» **Excerpted records**:
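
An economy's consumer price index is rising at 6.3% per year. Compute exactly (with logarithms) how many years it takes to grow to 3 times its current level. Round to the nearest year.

t = ln(3) / ln(1 + 0.063) = 1.0986 / 0.061095 ≈ 17.98.
≈ 18 years.

18 years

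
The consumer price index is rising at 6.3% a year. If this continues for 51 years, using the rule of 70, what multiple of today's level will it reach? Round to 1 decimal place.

roughly 24.1 times

Doubling time ≈ 70/6.3 = 11.11 years.
51 years / 11.11 ≈ 4.59 doublings → factor 2^4.59 ≈ 24.1.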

» **What you should do**: All of the lines above must be returned exactly as they stand.

» **Output for this exercise**:
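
An economy's consumer price index is rising at 6.3% per year. Compute exactly (with logarithms) how many years it takes to grow to 3 times its current level. Round to the nearest year.

t = ln(3) / ln(1 + 0.063) = 1.0986 / 0.061095 ≈ 17.98.
≈ 18 years.

18 years

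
The consumer price index is rising at 6.3% a year. If this continues for 51 years, using the rule of 70, what multiple of today's level will it reach? Round to 1 decimal place.

roughly 24.1 times

Doubling time ≈ 70/6.3 = 11.11 years.
51 years / 11.11 ≈ 4.59 doublings → factor 2^4.59 ≈ 24.1.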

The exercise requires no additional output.